● **About this exercise**
The output must be the line with "Let o(m, R)" and every following line to the end of the material, exactly as they appear, and nothing else.

%%

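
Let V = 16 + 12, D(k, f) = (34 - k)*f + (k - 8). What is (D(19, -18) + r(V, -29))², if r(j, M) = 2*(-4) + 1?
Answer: 70756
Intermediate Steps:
D(k, f) = -8 + k + f*(34 - k) (D(k, f) = f*(34 - k) + (-8 + k) = -8 + k + f*(34 - k))
V = 28
r(j, M) = -7 (r(j, M) = -8 + 1 = -7)
(D(19, -18) + r(V, -29))² = ((-8 + 19 + 34*(-18) - 1*(-18)*19) - 7)² = ((-8 + 19 - 612 + 342) - 7)² = (-259 - 7)² = (-266)² = 70756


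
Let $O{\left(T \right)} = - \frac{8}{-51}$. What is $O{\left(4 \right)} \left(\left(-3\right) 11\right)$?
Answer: $- \frac{88}{17} \approx -5.1765$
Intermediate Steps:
$O{\left(T \right)} = \frac{8}{51}$ ($O{\left(T \right)} = \left(-8\right) \left(- \frac{1}{51}\right) = \frac{8}{51}$)
$O{\left(4 \right)} \left(\left(-3\right) 11\right) = \frac{8 \left(\left(-3\right) 11\right)}{51} = \frac{8}{51} \left(-33\right) = - \frac{88}{17}$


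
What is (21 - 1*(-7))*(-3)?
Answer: -84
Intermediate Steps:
(21 - 1*(-7))*(-3) = (21 + 7)*(-3) = 28*(-3) = -84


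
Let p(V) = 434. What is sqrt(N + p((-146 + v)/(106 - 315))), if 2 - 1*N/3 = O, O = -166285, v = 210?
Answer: sqrt(499295) ≈ 706.61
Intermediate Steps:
N = 498861 (N = 6 - 3*(-166285) = 6 + 498855 = 498861)
sqrt(N + p((-146 + v)/(106 - 315))) = sqrt(498861 + 434) = sqrt(499295)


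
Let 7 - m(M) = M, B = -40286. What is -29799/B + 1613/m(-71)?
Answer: 16826410/785577 ≈ 21.419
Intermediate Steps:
m(M) = 7 - M
-29799/B + 1613/m(-71) = -29799/(-40286) + 1613/(7 - 1*(-71)) = -29799*(-1/40286) + 1613/(7 + 71) = 29799/40286 + 1613/78 = 16826410/785577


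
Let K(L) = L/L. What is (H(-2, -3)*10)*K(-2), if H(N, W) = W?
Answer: -30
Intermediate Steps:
K(L) = 1
(H(-2, -3)*10)*K(-2) = -3*10*1 = -30*1 = -30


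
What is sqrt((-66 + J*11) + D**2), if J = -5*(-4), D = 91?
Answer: sqrt(8435) ≈ 91.842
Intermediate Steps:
J = 20
sqrt((-66 + J*11) + D**2) = sqrt((-66 + 20*11) + 91**2) = sqrt((-66 + 220) + 8281) = sqrt(154 + 8281) = sqrt(8435)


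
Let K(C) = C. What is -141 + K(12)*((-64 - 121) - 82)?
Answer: -3345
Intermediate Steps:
-141 + K(12)*((-64 - 121) - 82) = -141 + 12*((-64 - 121) - 82) = -141 + 12*(-185 - 82) = -141 + 12*(-267) = -141 - 3204 = -3345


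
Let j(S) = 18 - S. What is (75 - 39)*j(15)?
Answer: 108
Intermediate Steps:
(75 - 39)*j(15) = (75 - 39)*(18 - 1*15) = 36*(18 - 15) = 36*3 = 108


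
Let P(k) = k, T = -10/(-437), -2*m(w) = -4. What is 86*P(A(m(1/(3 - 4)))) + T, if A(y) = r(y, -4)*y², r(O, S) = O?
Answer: 300666/437 ≈ 688.02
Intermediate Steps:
m(w) = 2 (m(w) = -½*(-4) = 2)
A(y) = y³ (A(y) = y*y² = y³)
T = 10/437 (T = -10*(-1/437) = 10/437 ≈ 0.022883)
86*P(A(m(1/(3 - 4)))) + T = 86*2³ + 10/437 = 86*8 + 10/437 = 688 + 10/437 = 300666/437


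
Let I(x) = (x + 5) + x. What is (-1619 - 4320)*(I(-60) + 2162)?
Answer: -12157133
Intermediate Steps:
I(x) = 5 + 2*x (I(x) = (5 + x) + x = 5 + 2*x)
(-1619 - 4320)*(I(-60) + 2162) = (-1619 - 4320)*((5 + 2*(-60)) + 2162) = -5939*((5 - 120) + 2162) = -5939*(-115 + 2162) = -5939*2047 = -12157133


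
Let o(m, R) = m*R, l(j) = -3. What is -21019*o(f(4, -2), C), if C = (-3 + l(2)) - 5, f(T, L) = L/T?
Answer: -231209/2 ≈ -1.1560e+5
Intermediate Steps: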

%%

● **Response for this exercise**
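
Let o(m, R) = m*R, l(j) = -3. What is -21019*o(f(4, -2), C), if C = (-3 + l(2)) - 5, f(T, L) = L/T?
Answer: -231209/2 ≈ -1.1560e+5
Intermediate Steps: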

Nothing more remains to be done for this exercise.